From the line with "A plane Π_1" to the last line of the data below, repeat every line exactly and add nothing.

- SOURCE MATERIAL:
= Beginning of Section =

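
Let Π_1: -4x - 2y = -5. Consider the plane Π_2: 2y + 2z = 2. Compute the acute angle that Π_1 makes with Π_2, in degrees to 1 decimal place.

cos θ = |n₁·n₂| / (|n₁||n₂|) = |-4| / (√20 · √8).
θ = arccos(0.31623) ≈ 71.6°.

71.6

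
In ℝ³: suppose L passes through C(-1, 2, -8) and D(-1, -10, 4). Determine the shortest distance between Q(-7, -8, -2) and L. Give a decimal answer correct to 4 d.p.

A direction vector for L is D − C = (0, -12, 12).
Taking (-1, 2, -8) on L with direction v = (0, -12, 12): w = Q − (-1, 2, -8) = (-6, -10, 6), and w × v = (-48, 72, 72).
Distance = |w × v| / |v| = √12672 / √288 ≈ 6.6332.

6.6332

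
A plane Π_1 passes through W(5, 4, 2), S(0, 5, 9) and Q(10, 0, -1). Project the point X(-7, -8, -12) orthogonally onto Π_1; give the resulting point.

(8, 4, -3)

WS = (-5, 1, 7), WQ = (5, -4, -3); a normal to Π_1 is WS × WQ = (25, 20, 15).
Using W: Π_1 has equation 25x + 20y + 15z = 235.
Foot = X − λn with λ = (n·X − d)/|n|² = (-515 − 235)/1250 = -3/5.
Foot = (-7, -8, -12) − (-3/5)·(25, 20, 15) = (8, 4, -3).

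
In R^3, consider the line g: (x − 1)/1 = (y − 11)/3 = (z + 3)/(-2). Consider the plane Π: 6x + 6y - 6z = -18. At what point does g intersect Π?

g has direction (1, 3, -2) through (1, 11, -3).
Substitute r = (1, 11, -3) + t(1, 3, -2) into the plane: 90 + 36t = -18, so t = -3.
Intersection: (1, 11, -3) + (-3)·(1, 3, -2) = (-2, 2, 3).

(-2, 2, 3)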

= End of Section =

- RESULT:
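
A plane Π_1 passes through W(5, 4, 2), S(0, 5, 9) and Q(10, 0, -1). Project the point X(-7, -8, -12) orthogonally onto Π_1; give the resulting point.

(8, 4, -3)

WS = (-5, 1, 7), WQ = (5, -4, -3); a normal to Π_1 is WS × WQ = (25, 20, 15).
Using W: Π_1 has equation 25x + 20y + 15z = 235.
Foot = X − λn with λ = (n·X − d)/|n|² = (-515 − 235)/1250 = -3/5.
Foot = (-7, -8, -12) − (-3/5)·(25, 20, 15) = (8, 4, -3).

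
In R^3, consider the line g: (x − 1)/1 = (y − 11)/3 = (z + 3)/(-2). Consider the plane Π: 6x + 6y - 6z = -18. At what point does g intersect Π?

g has direction (1, 3, -2) through (1, 11, -3).
Substitute r = (1, 11, -3) + t(1, 3, -2) into the plane: 90 + 36t = -18, so t = -3.
Intersection: (1, 11, -3) + (-3)·(1, 3, -2) = (-2, 2, 3).

(-2, 2, 3)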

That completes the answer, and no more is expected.